**Task**
Below are records; count the lines among them that include the string "pairs", and state only the number.

**Dataset extract**
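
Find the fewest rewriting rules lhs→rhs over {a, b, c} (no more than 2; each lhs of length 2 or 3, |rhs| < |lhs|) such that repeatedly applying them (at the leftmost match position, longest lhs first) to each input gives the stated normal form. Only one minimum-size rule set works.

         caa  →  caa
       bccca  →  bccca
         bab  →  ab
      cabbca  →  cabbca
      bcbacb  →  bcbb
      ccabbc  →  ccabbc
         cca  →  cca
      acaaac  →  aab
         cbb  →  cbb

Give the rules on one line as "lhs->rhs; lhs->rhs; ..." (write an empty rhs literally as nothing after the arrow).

  | caa
  | bccca
  | bab => ab
  | cabbca

ac->b; ba->a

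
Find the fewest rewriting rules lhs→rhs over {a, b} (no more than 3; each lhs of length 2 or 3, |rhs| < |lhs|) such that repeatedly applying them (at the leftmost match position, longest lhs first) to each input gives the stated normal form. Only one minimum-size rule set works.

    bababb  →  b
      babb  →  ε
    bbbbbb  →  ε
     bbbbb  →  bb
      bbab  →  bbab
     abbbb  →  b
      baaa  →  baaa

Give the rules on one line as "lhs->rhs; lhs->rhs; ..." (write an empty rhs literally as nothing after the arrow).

  | bababb => babbb => bbbb => b
  | babb => bbb => ε
  | bbbbbb => bbb => ε
  | bbbbb => bb

abb->bb; bbb->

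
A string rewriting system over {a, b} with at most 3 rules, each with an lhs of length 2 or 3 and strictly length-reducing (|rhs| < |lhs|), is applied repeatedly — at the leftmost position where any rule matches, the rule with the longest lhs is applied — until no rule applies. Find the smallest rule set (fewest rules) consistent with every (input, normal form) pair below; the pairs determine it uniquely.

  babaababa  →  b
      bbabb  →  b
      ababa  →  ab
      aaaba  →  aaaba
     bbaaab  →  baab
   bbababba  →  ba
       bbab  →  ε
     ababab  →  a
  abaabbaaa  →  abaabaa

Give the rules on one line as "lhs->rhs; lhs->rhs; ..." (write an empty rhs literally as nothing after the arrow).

  | babaababa => bbaababa => bababa => bbaba => bba => b
  | bbabb => bbb => b
  | ababa => abba => ab
  | aaaba

bab->bb; bb->; bba->b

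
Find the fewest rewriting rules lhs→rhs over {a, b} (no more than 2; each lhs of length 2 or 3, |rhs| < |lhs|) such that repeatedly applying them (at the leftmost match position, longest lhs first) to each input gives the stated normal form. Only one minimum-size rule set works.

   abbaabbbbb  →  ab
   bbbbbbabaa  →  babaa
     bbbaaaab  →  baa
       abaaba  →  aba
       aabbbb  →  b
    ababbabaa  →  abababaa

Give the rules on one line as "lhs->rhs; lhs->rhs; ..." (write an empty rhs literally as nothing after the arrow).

  | abbaabbbbb => abaabbbbb => abbbbb => abbbb => abbb => abb => ab
  | bbbbbbabaa => bbbbbabaa => bbbbabaa => bbbabaa => bbabaa => babaa
  | bbbaaaab => bbaaaab => baaaab => baa
  | abaaba => aba

aab->; bb->b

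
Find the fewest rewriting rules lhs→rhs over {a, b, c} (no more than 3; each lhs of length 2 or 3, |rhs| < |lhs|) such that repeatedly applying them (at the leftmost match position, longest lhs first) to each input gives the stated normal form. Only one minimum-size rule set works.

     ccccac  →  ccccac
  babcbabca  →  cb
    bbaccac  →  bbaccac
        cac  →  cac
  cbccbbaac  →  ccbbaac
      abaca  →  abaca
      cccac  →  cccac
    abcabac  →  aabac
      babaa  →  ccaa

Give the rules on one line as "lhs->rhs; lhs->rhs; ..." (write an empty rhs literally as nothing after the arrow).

  | ccccac
  | babcbabca => cccbabca => ccbbca => ccba => cb
  | bbaccac
  | cac

bab->cc; bc->; cba->b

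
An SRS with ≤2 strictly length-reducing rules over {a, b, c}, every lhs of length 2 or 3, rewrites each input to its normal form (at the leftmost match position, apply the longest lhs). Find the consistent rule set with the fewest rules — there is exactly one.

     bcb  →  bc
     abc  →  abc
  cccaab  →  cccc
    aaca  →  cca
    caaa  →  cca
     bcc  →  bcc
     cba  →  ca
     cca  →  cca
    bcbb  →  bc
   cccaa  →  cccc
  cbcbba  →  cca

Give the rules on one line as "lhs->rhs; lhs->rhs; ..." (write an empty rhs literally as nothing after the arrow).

  | bcb => bc
  | abc
  | cccaab => ccccb => cccc
  | aaca => cca

aa->c; cb->c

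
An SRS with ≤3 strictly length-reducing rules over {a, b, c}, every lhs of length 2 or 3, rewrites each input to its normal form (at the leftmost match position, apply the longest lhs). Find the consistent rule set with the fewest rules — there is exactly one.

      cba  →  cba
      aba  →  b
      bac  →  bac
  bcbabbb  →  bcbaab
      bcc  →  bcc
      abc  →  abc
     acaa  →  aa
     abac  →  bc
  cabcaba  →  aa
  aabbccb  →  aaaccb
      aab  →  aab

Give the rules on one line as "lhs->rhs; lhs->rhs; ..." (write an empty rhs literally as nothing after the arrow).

aba->b; bb->a; ca->

  | cba
  | aba => b
  | bac
  | bcbabbb => bcbaab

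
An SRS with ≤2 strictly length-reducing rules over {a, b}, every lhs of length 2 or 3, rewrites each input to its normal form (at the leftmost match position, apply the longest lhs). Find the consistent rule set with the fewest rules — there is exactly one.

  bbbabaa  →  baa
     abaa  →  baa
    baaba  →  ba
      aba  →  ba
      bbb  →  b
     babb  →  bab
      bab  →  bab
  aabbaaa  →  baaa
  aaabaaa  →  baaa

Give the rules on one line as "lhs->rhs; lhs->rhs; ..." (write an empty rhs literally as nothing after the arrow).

aba->ba; bb->b

  | bbbabaa => bbabaa => babaa => bbaa => baa
  | abaa => baa
  | baaba => baba => bba => ba
  | aba => ba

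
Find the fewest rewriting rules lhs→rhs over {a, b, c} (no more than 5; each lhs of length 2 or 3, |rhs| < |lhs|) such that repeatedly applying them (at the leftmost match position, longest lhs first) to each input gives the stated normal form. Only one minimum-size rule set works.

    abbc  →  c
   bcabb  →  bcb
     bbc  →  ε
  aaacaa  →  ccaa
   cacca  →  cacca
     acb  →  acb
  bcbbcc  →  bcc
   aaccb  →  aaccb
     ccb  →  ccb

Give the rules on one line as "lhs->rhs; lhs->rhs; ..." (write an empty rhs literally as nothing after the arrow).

aaa->c; abb->; bbc->; cab->c

  | abbc => c
  | bcabb => bcb
  | bbc => ε
  | aaacaa => ccaa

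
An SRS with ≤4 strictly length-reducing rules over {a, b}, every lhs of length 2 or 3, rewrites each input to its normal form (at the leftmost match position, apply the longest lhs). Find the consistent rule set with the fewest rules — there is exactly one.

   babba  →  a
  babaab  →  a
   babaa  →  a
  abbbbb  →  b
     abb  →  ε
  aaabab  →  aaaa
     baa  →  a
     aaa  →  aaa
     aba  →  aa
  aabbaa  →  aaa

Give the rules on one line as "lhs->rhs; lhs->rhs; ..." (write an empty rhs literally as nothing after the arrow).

ab->a; abb->; ba->; bb->

  | babba => bba => a
  | babaab => baab => ab => a
  | babaa => baa => a
  | abbbbb => bbb => b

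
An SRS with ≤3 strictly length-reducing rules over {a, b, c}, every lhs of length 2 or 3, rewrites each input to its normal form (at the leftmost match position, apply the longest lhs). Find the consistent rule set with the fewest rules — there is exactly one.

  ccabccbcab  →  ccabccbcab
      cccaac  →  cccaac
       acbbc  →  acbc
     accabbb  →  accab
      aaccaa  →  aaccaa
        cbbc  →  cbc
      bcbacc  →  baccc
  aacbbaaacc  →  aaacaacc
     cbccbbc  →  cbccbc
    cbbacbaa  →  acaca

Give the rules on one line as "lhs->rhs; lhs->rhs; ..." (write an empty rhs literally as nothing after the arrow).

bb->b; cba->ac

  | ccabccbcab
  | cccaac
  | acbbc => acbc
  | accabbb => accabb => accab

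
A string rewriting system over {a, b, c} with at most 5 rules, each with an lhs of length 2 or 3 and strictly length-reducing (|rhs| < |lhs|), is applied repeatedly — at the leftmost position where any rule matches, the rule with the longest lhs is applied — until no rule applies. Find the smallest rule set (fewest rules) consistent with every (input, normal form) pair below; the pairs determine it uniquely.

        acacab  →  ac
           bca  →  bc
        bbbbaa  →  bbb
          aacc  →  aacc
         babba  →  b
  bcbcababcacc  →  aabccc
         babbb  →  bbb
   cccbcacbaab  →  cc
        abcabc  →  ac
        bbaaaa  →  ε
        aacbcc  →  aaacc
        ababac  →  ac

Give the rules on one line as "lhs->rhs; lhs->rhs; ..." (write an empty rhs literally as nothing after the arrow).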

**Exercise answer**
2